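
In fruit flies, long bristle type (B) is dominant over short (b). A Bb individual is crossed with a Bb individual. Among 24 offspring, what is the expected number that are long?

Punnett square for Bb × Bb:
Offspring genotypes: 1 BB, 2 Bb, 1 bb
long: 3, short: 1
long: 3 out of 4 → fraction 3/4
Expected count = 3/4 × 24 = 18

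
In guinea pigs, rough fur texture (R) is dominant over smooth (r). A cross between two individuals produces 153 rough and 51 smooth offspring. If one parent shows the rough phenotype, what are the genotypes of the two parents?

Observed offspring: 153 rough, 51 smooth
The observed ratio simplifies to 3:1. Smooth (rr) offspring appear, so each parent must contribute one r allele. The parent stated to show rough carries R, so it is Rr. The other parent is then either Rr or rr: Rr × rr would give a 1:1 split, whereas Rr × Rr gives 3:1 — matching the data. So both parents are heterozygous (Rr × Rr).
Parent genotypes: Rr × Rr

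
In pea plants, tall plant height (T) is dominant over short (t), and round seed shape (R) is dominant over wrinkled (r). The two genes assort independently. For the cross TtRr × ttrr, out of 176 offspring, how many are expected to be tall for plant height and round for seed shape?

Dihybrid cross TtRr × ttrr — consider each gene separately:
plant height: Tt × tt → 2 Tt, 2 tt → 2 T_ : 2 tt (out of 4)
seed shape: Rr × rr → 2 Rr, 2 rr → 2 R_ : 2 rr (out of 4)
Looking for: tall (T_) and round (R_)
P(tall) = 2/4, P(round) = 2/4
P(both) = 2/4 × 2/4 = 4/16 = 1/4
Expected count = 1/4 × 176 = 44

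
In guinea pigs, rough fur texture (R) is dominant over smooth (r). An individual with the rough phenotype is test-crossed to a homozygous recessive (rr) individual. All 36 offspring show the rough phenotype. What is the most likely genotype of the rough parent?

Test cross: ? × rr
All offspring are rough.
If the unknown parent were heterozygous (Rr), about half of 36 offspring would be smooth; none are. The unknown parent is most likely homozygous dominant (RR).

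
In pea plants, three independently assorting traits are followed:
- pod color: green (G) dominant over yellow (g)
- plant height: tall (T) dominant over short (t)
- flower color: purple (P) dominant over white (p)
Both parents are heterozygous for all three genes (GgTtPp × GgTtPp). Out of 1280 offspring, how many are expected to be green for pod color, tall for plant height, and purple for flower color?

Trihybrid cross: GgTtPp × GgTtPp
Each trait segregates independently with a 3:1 phenotypic ratio, so each gene contributes 3/4 (dominant) or 1/4 (recessive).
Target: green (pod color), tall (plant height), purple (flower color)
Probability = product of independent per-trait probabilities
= 3/4 × 3/4 × 3/4 = 27/64
Expected count = 27/64 × 1280 = 540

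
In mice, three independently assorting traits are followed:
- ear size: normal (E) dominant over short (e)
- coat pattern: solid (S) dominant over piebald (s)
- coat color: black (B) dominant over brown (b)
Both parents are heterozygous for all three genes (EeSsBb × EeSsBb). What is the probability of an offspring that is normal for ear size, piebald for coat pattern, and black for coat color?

Trihybrid cross: EeSsBb × EeSsBb
Each trait segregates independently with a 3:1 phenotypic ratio, so each gene contributes 3/4 (dominant) or 1/4 (recessive).
Target: normal (ear size), piebald (coat pattern), black (coat color)
Probability = product of independent per-trait probabilities
= 3/4 × 1/4 × 3/4 = 9/64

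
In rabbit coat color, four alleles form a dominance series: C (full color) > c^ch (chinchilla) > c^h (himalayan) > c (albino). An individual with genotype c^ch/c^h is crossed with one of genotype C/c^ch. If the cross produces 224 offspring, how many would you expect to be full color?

Cross: c^ch/c^h × C/c^ch
Allele dominance: C > c^ch > c^h > c
Offspring genotypes: 1 C/c^ch, 1 c^ch/c^ch, 1 C/c^h, 1 c^ch/c^h
Phenotype counts: 2 full color, 2 chinchilla
full color: 2 out of 4 → fraction 1/2
Expected count = 1/2 × 224 = 112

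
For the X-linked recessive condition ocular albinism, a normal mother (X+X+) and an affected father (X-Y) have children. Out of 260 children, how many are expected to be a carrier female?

Cross: X+X+ × X-Y
Offspring: 2 X+X-, 2 X+Y
Probability of a carrier female: 2/4 = 1/2
Expected count = 1/2 × 260 = 130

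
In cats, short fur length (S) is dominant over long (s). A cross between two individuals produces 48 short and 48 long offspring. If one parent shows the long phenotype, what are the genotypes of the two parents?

Observed offspring: 48 short, 48 long
The observed ratio simplifies to 1:1. One parent shows long, so its genotype must be ss. A 1:1 offspring split requires the other parent to be heterozygous (Ss).
Parent genotypes: ss × Ss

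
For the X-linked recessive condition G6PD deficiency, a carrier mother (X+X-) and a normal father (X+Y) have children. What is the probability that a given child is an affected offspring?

Cross: X+X- × X+Y
Offspring: 1 X+X+, 1 X+Y, 1 X+X-, 1 X-Y
Probability of an affected offspring: 1/4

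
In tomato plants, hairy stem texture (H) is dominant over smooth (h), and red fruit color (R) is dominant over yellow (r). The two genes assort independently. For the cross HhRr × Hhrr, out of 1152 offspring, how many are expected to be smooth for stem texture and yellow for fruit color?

Dihybrid cross HhRr × Hhrr — consider each gene separately:
stem texture: Hh × Hh → 1 HH, 2 Hh, 1 hh → 3 H_ : 1 hh (out of 4)
fruit color: Rr × rr → 2 Rr, 2 rr → 2 R_ : 2 rr (out of 4)
Looking for: smooth (hh) and yellow (rr)
P(smooth) = 1/4, P(yellow) = 2/4
P(both) = 1/4 × 2/4 = 2/16 = 1/8
Expected count = 1/8 × 1152 = 144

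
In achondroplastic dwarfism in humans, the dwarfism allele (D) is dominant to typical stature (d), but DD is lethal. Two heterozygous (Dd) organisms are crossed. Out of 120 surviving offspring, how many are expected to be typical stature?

Cross: Dd × Dd
Punnett square offspring (before lethality): 1 DD, 2 Dd, 1 dd
The DD genotype is lethal (embryos die); surviving offspring: 2 Dd, 1 dd
typical stature: 1 out of 3 → fraction 1/3
Expected count = 1/3 × 120 = 40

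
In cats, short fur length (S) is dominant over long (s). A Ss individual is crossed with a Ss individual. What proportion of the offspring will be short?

Punnett square for Ss × Ss:
Offspring genotypes: 1 SS, 2 Ss, 1 ss
short: 3, long: 1
short: 3 out of 4
Probability: 3/4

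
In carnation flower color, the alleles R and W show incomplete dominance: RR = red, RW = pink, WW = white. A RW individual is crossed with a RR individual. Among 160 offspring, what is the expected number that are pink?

Punnett square for RW × RR:
Offspring genotypes: 2 RR, 2 RW
Phenotype counts: 2 red, 2 pink
pink: 2 out of 4 → fraction 1/2
Expected count = 1/2 × 160 = 80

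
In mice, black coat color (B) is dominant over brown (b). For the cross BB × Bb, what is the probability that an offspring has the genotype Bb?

Punnett square for BB × Bb:
Offspring genotypes: 2 BB, 2 Bb
Total offspring: 4
Count with target: 2
Probability: 2/4 = 1/2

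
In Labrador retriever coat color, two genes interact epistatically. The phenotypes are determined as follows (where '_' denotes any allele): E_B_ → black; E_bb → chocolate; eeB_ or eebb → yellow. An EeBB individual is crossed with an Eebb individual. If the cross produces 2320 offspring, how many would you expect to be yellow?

Cross: EeBB × Eebb — consider each gene separately:
E gene: Ee × Ee → 1 EE, 2 Ee, 1 ee → 3 E_ : 1 ee (out of 4)
B gene: BB × bb → 4 Bb → 4 B_ (out of 4)
Genotype classes (out of 4 × 4 = 16): E_B_ = 3×4 = 12; eeB_ = 1×4 = 4
Apply the phenotype rules: E_B_ (12) → black; eeB_ (4) → yellow
Phenotype counts (out of 16): 12 black, 4 yellow
yellow: 4 out of 16 → fraction 1/4
Expected count = 1/4 × 2320 = 580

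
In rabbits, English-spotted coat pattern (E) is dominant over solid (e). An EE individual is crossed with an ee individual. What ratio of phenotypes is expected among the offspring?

Punnett square for EE × ee:
Offspring genotypes: 4 Ee
English-spotted: 4, solid: 0
Ratio: all English-spotted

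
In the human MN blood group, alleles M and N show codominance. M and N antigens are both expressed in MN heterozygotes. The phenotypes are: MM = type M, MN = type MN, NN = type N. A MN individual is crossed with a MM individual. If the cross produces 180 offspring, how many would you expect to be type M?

Punnett square for MN × MM:
Offspring genotypes: 2 MM, 2 MN
Phenotype counts: 2 type M, 2 type MN
type M: 2 out of 4 → fraction 1/2
Expected count = 1/2 × 180 = 90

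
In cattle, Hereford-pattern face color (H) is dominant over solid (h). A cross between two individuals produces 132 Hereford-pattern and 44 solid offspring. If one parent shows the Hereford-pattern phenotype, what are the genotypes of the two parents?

Observed offspring: 132 Hereford-pattern, 44 solid
The observed ratio simplifies to 3:1. Solid (hh) offspring appear, so each parent must contribute one h allele. The parent stated to show Hereford-pattern carries H, so it is Hh. The other parent is then either Hh or hh: Hh × hh would give a 1:1 split, whereas Hh × Hh gives 3:1 — matching the data. So both parents are heterozygous (Hh × Hh).
Parent genotypes: Hh × Hh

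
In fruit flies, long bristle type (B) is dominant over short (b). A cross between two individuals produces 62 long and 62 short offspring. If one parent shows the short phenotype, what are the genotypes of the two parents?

Observed offspring: 62 long, 62 short
The observed ratio simplifies to 1:1. One parent shows short, so its genotype must be bb. A 1:1 offspring split requires the other parent to be heterozygous (Bb).
Parent genotypes: bb × Bb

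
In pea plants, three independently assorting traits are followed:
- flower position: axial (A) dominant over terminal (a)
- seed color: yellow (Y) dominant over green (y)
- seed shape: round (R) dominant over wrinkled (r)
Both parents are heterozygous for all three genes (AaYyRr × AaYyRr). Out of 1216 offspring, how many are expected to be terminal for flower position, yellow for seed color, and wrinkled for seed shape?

Trihybrid cross: AaYyRr × AaYyRr
Each trait segregates independently with a 3:1 phenotypic ratio, so each gene contributes 3/4 (dominant) or 1/4 (recessive).
Target: terminal (flower position), yellow (seed color), wrinkled (seed shape)
Probability = product of independent per-trait probabilities
= 1/4 × 3/4 × 1/4 = 3/64
Expected count = 3/64 × 1216 = 57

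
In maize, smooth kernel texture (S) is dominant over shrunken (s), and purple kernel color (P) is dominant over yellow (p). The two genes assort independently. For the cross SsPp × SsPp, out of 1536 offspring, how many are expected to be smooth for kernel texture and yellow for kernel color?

Dihybrid cross SsPp × SsPp — consider each gene separately:
kernel texture: Ss × Ss → 1 SS, 2 Ss, 1 ss → 3 S_ : 1 ss (out of 4)
kernel color: Pp × Pp → 1 PP, 2 Pp, 1 pp → 3 P_ : 1 pp (out of 4)
Looking for: smooth (S_) and yellow (pp)
P(smooth) = 3/4, P(yellow) = 1/4
P(both) = 3/4 × 1/4 = 3/16
Expected count = 3/16 × 1536 = 288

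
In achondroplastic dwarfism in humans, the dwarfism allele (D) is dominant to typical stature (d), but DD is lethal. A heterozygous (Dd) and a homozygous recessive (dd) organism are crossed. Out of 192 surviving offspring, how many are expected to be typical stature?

Cross: Dd × dd
Punnett square offspring (before lethality): 2 Dd, 2 dd
No DD offspring are produced in this cross.
typical stature: 2 out of 4 → fraction 1/2
Expected count = 1/2 × 192 = 96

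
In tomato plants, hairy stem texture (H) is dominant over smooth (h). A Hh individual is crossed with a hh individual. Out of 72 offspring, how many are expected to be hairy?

Punnett square for Hh × hh:
Offspring genotypes: 2 Hh, 2 hh
hairy: 2, smooth: 2
hairy: 2 out of 4 → fraction 1/2
Expected count = 1/2 × 72 = 36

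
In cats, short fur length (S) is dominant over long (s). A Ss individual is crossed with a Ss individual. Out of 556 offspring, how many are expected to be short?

Punnett square for Ss × Ss:
Offspring genotypes: 1 SS, 2 Ss, 1 ss
short: 3, long: 1
short: 3 out of 4 → fraction 3/4
Expected count = 3/4 × 556 = 417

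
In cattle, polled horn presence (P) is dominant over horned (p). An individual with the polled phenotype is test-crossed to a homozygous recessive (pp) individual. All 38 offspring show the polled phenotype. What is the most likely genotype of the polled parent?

Test cross: ? × pp
All offspring are polled.
If the unknown parent were heterozygous (Pp), about half of 38 offspring would be horned; none are. The unknown parent is most likely homozygous dominant (PP).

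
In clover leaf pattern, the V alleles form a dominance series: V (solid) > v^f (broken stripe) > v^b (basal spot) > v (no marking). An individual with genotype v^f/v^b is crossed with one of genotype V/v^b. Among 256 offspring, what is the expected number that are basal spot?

Cross: v^f/v^b × V/v^b
Allele dominance: V > v^f > v^b > v
Offspring genotypes: 1 V/v^f, 1 v^f/v^b, 1 V/v^b, 1 v^b/v^b
Phenotype counts: 2 solid, 1 broken stripe, 1 basal spot
basal spot: 1 out of 4 → fraction 1/4
Expected count = 1/4 × 256 = 64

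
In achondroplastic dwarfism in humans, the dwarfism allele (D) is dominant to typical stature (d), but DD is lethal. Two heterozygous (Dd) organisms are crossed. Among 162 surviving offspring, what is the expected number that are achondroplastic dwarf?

Cross: Dd × Dd
Punnett square offspring (before lethality): 1 DD, 2 Dd, 1 dd
The DD genotype is lethal (embryos die); surviving offspring: 2 Dd, 1 dd
achondroplastic dwarf: 2 out of 3 → fraction 2/3
Expected count = 2/3 × 162 = 108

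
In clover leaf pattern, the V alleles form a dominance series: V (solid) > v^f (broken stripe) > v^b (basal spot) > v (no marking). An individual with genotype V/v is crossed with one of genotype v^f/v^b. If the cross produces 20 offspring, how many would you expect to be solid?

Cross: V/v × v^f/v^b
Allele dominance: V > v^f > v^b > v
Offspring genotypes: 1 V/v^f, 1 V/v^b, 1 v^f/v, 1 v^b/v
Phenotype counts: 2 solid, 1 broken stripe, 1 basal spot
solid: 2 out of 4 → fraction 1/2
Expected count = 1/2 × 20 = 10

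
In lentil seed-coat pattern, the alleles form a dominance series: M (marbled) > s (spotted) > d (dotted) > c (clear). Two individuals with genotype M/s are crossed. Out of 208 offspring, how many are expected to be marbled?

Cross: M/s × M/s
Allele dominance: M > s > d > c
Offspring genotypes: 1 M/M, 2 M/s, 1 s/s
Phenotype counts: 3 marbled, 1 spotted
marbled: 3 out of 4 → fraction 3/4
Expected count = 3/4 × 208 = 156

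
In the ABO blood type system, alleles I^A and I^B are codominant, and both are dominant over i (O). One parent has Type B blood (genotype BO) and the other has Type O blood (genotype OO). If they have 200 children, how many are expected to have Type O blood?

Cross: BO × OO
Possible offspring genotypes: 2 BO, 2 OO
Blood type counts: 2 Type B, 2 Type O
Probability of Type O: 2/4 = 1/2
Expected count = 1/2 × 200 = 100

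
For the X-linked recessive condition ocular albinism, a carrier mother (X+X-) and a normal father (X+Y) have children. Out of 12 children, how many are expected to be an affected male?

Cross: X+X- × X+Y
Offspring: 1 X+X+, 1 X+Y, 1 X+X-, 1 X-Y
Probability of an affected male: 1/4
Expected count = 1/4 × 12 = 3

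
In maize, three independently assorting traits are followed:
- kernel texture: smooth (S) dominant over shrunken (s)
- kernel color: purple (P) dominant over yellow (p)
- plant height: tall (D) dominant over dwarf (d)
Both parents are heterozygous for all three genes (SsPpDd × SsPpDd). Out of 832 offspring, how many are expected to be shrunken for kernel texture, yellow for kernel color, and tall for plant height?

Trihybrid cross: SsPpDd × SsPpDd
Each trait segregates independently with a 3:1 phenotypic ratio, so each gene contributes 3/4 (dominant) or 1/4 (recessive).
Target: shrunken (kernel texture), yellow (kernel color), tall (plant height)
Probability = product of independent per-trait probabilities
= 1/4 × 1/4 × 3/4 = 3/64
Expected count = 3/64 × 832 = 39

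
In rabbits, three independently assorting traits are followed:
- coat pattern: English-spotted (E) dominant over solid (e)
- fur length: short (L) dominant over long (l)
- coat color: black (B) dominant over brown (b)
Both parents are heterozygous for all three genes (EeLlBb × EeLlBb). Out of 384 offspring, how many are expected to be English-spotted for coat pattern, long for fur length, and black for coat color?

Trihybrid cross: EeLlBb × EeLlBb
Each trait segregates independently with a 3:1 phenotypic ratio, so each gene contributes 3/4 (dominant) or 1/4 (recessive).
Target: English-spotted (coat pattern), long (fur length), black (coat color)
Probability = product of independent per-trait probabilities
= 3/4 × 1/4 × 3/4 = 9/64
Expected count = 9/64 × 384 = 54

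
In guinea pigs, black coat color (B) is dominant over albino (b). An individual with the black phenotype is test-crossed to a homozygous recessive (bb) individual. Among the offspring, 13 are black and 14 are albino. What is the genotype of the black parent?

Test cross: ? × bb
Offspring: 13 black, 14 albino — approximately 1:1.
A 1:1 ratio in a test cross indicates the unknown parent is heterozygous (Bb).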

• • • •

INSTRUCTIONS TO FOLLOW: When the word "assorting" appears in a line of the listing, pull that line out.

WRITTEN SOLUTION:
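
In pea plants, three independently assorting traits are followed:
In mice, three independently assorting traits are followed:
In pea plants, three independently assorting traits are followed:
In maize, three independently assorting traits are followed:
In rabbits, three independently assorting traits are followed: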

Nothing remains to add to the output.